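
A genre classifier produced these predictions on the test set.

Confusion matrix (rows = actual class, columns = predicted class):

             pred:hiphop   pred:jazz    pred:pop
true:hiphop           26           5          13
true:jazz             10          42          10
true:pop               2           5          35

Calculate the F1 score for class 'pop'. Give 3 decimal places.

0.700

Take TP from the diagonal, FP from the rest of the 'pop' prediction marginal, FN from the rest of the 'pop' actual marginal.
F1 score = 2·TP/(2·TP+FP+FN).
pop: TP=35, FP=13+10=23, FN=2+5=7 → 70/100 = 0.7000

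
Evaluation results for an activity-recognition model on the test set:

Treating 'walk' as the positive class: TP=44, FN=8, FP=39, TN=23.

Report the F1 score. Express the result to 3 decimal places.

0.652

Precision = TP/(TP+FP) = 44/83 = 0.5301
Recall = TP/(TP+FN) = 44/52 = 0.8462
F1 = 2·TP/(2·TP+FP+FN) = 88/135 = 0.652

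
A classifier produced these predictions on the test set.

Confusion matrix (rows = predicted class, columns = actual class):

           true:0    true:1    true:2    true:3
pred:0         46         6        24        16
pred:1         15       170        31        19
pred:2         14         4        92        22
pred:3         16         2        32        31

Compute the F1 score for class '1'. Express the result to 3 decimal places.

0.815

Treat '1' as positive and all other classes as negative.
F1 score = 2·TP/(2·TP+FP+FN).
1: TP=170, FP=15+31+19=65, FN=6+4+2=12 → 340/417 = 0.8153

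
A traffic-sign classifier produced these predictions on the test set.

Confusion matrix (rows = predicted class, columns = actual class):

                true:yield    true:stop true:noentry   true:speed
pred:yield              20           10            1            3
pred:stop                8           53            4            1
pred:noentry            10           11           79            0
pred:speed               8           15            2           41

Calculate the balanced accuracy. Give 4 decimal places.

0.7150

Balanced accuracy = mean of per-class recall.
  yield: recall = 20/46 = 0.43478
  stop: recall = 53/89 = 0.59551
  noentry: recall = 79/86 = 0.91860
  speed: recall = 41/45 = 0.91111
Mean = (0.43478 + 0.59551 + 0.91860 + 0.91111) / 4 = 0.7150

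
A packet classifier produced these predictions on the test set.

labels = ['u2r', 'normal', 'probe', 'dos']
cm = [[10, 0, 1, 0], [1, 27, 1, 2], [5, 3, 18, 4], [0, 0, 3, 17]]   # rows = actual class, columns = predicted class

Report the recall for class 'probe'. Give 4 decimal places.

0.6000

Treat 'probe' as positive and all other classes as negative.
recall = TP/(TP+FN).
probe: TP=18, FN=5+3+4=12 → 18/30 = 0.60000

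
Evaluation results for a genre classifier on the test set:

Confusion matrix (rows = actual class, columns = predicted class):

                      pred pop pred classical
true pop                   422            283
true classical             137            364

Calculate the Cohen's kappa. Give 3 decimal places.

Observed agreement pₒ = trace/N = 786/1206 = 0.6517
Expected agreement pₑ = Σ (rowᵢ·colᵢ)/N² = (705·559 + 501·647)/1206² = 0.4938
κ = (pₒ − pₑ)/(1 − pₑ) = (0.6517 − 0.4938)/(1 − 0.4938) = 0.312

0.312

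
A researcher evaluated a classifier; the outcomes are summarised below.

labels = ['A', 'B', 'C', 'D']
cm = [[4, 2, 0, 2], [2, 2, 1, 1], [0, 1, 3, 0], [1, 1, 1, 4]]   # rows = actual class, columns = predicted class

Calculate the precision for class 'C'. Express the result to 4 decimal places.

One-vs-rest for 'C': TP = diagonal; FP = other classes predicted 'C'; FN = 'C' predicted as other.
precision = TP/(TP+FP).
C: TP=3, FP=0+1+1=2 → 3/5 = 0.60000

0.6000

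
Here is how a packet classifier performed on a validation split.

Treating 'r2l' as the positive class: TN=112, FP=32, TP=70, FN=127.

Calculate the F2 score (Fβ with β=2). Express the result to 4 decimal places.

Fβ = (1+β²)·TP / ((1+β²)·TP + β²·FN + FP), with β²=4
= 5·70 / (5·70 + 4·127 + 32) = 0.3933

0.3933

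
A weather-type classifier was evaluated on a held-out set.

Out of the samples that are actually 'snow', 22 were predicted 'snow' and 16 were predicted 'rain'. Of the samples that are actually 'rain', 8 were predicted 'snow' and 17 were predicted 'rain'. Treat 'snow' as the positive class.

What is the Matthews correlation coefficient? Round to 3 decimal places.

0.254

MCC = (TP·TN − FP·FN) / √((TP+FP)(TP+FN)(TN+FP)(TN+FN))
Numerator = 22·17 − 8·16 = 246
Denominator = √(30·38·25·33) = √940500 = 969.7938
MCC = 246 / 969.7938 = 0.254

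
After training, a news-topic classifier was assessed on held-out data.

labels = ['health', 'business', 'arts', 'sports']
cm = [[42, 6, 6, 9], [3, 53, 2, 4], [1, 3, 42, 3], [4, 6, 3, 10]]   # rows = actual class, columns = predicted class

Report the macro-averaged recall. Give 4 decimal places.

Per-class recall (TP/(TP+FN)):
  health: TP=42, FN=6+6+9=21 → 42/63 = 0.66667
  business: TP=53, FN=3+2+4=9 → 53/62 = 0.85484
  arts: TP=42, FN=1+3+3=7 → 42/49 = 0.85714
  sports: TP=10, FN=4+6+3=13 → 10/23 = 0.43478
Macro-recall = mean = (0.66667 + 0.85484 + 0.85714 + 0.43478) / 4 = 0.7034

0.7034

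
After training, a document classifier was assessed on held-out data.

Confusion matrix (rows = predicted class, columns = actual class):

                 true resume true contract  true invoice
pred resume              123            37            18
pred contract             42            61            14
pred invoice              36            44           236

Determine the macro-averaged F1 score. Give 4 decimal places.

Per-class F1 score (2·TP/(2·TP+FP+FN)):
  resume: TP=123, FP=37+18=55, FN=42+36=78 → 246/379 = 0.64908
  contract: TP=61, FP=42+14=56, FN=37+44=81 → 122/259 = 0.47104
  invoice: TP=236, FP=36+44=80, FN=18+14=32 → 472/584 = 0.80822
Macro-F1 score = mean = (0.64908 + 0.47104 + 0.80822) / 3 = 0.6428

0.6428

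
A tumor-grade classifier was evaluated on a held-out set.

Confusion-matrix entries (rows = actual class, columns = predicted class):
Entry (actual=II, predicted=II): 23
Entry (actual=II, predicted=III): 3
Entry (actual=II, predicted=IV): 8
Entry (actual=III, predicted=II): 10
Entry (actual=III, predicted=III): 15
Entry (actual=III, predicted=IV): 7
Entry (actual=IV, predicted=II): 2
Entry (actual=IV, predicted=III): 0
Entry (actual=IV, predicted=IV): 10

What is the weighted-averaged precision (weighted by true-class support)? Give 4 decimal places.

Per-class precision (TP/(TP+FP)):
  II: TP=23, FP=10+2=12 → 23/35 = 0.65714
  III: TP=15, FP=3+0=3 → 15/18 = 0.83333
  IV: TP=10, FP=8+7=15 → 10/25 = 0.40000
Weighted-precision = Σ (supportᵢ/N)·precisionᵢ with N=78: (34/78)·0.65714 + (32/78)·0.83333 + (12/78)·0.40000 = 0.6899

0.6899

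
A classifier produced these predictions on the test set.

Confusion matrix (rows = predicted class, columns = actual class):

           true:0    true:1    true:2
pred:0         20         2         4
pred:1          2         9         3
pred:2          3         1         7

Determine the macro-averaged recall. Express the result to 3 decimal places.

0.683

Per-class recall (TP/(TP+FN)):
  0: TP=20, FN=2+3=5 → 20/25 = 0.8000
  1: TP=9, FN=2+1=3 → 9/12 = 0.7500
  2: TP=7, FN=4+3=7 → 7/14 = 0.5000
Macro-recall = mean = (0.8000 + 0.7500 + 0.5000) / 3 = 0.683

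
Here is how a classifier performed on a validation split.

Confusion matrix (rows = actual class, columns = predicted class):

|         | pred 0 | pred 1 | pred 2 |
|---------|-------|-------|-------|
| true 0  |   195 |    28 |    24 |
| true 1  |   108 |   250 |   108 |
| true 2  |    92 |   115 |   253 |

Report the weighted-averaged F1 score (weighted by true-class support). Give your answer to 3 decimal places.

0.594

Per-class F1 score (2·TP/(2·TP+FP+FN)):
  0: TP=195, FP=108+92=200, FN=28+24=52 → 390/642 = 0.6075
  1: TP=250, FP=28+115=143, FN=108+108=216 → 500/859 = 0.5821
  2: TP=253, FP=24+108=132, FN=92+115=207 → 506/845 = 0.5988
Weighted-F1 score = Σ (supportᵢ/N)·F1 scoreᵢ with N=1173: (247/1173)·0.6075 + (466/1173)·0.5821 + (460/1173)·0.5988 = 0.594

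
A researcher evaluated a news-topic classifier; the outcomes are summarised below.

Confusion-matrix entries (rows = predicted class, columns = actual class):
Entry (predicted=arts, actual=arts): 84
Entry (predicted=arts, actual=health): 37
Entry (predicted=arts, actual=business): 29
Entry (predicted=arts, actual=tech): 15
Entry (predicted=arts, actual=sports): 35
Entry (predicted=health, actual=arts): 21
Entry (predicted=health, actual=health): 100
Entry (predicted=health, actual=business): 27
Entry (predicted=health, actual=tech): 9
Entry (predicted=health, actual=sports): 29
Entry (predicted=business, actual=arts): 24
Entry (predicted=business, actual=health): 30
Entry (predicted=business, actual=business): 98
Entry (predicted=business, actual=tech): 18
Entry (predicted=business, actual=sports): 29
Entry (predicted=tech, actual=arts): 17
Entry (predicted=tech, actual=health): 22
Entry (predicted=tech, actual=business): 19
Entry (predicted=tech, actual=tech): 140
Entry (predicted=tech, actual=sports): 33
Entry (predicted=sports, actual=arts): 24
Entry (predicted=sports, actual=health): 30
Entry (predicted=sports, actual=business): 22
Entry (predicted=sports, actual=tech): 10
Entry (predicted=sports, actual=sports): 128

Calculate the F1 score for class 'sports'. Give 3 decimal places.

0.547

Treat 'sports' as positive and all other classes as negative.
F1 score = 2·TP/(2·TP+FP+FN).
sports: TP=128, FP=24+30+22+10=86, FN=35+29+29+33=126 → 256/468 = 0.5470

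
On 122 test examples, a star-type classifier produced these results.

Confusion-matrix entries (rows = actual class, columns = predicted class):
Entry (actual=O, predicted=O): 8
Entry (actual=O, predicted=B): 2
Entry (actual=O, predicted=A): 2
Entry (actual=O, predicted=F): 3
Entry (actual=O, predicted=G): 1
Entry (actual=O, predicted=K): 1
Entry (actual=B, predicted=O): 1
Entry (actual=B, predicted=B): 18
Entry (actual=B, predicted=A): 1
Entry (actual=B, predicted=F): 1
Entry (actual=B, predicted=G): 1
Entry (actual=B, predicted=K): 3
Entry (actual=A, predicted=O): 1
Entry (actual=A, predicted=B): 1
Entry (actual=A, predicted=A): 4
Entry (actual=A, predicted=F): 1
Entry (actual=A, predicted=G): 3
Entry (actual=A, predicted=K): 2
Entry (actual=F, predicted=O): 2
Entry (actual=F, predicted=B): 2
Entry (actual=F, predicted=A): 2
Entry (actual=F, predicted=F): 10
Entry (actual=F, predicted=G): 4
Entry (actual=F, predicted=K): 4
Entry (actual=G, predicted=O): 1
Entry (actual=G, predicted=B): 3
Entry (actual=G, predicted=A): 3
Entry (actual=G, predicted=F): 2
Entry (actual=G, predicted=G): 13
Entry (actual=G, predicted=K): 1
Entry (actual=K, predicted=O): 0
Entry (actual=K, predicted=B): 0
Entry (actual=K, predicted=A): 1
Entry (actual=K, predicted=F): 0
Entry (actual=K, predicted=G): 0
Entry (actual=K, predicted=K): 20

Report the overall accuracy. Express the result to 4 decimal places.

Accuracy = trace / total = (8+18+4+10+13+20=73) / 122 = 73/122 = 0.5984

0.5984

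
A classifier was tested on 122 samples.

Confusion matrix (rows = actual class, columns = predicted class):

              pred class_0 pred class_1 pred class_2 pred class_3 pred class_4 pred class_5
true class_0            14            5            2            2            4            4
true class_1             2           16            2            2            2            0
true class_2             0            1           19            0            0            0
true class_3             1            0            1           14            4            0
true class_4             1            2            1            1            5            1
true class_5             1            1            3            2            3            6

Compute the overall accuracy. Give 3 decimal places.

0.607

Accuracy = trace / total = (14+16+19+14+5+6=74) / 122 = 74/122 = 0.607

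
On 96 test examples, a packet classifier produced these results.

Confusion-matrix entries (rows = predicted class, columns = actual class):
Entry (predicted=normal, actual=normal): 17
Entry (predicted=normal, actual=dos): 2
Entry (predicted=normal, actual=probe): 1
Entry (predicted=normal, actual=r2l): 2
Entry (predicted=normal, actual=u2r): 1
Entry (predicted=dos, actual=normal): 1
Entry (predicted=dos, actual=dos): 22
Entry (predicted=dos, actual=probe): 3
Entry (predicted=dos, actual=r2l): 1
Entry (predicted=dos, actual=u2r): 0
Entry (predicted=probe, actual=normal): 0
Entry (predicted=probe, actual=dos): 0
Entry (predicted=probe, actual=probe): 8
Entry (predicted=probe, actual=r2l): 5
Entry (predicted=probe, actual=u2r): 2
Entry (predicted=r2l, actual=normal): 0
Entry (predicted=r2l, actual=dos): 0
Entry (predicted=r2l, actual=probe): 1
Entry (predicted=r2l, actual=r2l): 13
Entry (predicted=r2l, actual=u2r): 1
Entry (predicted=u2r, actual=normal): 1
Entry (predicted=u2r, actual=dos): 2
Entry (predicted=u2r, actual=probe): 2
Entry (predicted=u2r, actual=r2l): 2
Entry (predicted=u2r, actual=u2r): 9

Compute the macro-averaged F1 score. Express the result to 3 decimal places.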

+++

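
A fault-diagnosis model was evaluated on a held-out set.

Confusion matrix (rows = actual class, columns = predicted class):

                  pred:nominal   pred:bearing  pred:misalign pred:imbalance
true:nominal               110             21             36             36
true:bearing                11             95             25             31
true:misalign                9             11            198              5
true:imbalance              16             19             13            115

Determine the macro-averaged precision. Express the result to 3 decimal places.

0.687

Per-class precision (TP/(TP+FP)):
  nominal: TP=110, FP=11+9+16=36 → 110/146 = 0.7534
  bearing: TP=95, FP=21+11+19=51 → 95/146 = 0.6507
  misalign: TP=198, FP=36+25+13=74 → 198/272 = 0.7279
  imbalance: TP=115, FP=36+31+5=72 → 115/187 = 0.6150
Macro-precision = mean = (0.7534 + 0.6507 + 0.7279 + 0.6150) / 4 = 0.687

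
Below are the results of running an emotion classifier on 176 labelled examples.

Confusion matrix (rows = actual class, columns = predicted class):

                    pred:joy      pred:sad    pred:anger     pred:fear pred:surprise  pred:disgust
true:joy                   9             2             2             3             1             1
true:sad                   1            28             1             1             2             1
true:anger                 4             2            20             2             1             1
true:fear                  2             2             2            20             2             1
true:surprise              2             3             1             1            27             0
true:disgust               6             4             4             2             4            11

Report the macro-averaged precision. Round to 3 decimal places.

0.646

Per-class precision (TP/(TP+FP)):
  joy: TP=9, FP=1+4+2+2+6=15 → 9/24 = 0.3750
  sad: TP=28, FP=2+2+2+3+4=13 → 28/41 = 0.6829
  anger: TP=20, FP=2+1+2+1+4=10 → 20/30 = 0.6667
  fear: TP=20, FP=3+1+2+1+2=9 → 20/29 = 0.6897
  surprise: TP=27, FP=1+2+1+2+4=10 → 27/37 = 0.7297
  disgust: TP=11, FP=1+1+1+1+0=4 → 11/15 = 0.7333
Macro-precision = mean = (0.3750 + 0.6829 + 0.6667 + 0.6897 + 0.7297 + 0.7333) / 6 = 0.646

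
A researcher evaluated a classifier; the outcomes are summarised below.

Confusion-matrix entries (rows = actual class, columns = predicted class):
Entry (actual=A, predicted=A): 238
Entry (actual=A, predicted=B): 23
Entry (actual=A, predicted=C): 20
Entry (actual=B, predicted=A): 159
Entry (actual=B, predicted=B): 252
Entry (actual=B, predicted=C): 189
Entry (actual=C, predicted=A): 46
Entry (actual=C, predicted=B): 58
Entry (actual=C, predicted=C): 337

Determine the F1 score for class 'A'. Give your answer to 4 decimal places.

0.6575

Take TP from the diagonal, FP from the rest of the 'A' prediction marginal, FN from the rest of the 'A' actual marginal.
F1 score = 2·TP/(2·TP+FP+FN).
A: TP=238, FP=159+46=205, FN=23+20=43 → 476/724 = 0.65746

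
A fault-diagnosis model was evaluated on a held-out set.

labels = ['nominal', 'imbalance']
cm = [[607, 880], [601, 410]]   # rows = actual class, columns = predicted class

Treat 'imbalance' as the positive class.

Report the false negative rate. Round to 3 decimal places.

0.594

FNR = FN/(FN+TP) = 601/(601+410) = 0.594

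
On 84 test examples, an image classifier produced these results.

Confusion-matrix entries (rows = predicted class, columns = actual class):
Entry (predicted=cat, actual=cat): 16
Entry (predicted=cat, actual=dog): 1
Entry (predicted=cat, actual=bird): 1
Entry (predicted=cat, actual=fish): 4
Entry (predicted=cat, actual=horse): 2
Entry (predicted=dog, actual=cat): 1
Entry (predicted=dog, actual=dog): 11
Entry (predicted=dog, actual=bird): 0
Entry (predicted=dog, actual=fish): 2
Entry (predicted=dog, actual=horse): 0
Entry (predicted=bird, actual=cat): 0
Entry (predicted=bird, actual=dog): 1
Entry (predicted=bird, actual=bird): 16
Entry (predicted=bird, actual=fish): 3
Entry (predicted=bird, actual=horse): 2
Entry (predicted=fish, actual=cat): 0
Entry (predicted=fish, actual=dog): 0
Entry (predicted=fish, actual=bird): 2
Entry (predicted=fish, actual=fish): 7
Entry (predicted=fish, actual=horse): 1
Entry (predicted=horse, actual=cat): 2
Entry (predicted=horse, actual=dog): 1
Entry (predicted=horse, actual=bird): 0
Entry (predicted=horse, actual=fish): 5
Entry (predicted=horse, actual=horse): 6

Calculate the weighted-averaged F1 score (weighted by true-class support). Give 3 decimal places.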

+++

Work order> Retype exactly, and only, the lines above from the one where "Entry (actual=F, predicted=O): 2" occurs up to and including the one where "pred class_0 pred" occurs.

Task output>
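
Entry (actual=F, predicted=O): 2
Entry (actual=F, predicted=B): 2
Entry (actual=F, predicted=A): 2
Entry (actual=F, predicted=F): 10
Entry (actual=F, predicted=G): 4
Entry (actual=F, predicted=K): 4
Entry (actual=G, predicted=O): 1
Entry (actual=G, predicted=B): 3
Entry (actual=G, predicted=A): 3
Entry (actual=G, predicted=F): 2
Entry (actual=G, predicted=G): 13
Entry (actual=G, predicted=K): 1
Entry (actual=K, predicted=O): 0
Entry (actual=K, predicted=B): 0
Entry (actual=K, predicted=A): 1
Entry (actual=K, predicted=F): 0
Entry (actual=K, predicted=G): 0
Entry (actual=K, predicted=K): 20

Report the overall accuracy. Express the result to 4 decimal places.

Accuracy = trace / total = (8+18+4+10+13+20=73) / 122 = 73/122 = 0.5984

0.5984

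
A classifier was tested on 122 samples.

Confusion matrix (rows = actual class, columns = predicted class):

              pred class_0 pred class_1 pred class_2 pred class_3 pred class_4 pred class_5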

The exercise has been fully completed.